INFORMATION below:

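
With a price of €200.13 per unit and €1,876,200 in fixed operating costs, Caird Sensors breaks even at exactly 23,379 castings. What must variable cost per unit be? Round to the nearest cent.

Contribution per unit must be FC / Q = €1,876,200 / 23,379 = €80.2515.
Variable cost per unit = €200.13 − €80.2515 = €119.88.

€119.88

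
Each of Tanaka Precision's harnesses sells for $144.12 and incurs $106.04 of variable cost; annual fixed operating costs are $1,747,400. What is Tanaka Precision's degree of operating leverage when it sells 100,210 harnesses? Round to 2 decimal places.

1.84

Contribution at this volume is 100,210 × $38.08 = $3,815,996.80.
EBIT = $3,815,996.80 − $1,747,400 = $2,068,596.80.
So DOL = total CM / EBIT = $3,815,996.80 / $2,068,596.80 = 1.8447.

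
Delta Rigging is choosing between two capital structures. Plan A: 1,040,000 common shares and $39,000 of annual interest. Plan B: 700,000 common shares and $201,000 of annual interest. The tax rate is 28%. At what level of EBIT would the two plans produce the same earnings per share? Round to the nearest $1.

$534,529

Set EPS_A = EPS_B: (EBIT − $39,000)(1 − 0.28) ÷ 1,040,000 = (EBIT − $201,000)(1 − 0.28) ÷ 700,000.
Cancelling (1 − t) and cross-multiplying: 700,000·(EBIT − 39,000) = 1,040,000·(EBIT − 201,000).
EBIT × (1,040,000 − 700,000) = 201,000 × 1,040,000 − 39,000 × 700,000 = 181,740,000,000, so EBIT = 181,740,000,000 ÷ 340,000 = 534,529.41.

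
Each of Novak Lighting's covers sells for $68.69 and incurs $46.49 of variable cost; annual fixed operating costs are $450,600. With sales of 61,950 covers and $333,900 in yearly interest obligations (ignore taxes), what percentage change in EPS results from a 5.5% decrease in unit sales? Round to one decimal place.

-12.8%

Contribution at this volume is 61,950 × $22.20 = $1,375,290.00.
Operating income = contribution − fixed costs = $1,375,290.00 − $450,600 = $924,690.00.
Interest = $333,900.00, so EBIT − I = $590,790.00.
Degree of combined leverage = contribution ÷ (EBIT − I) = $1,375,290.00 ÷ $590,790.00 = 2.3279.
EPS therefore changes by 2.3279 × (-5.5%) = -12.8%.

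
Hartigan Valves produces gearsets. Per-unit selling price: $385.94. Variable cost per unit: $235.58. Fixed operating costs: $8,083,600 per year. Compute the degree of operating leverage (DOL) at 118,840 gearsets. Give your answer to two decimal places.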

End of INFORMATION.
INFORMATION below:

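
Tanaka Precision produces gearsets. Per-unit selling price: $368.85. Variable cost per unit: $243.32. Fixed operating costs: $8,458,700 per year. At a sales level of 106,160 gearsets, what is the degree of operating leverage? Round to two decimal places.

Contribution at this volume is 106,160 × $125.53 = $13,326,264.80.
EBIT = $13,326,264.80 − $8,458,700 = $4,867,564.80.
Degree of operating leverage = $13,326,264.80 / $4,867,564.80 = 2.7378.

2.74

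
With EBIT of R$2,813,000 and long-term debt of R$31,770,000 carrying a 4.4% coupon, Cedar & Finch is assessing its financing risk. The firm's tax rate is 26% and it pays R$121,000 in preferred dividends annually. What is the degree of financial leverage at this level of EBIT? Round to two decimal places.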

End of INFORMATION.
INFORMATION below:

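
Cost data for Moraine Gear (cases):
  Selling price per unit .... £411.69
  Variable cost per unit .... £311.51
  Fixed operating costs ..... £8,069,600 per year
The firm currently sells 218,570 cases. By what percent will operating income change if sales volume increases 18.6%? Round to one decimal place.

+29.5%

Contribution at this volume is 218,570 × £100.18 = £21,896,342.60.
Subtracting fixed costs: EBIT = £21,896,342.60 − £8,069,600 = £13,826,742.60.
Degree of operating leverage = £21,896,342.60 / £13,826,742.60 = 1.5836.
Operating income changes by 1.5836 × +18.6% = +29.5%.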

End of INFORMATION.

### ACTIVITY
When you reach the line with "Variable cost per unit .... £311.51" in the records above, start writing out lines exactly, and stop once the line with "Fixed operating costs ....." has been written; include nothing else.

### FINAL ANSWER
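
  Variable cost per unit .... £311.51
  Fixed operating costs ..... £8,069,600 per year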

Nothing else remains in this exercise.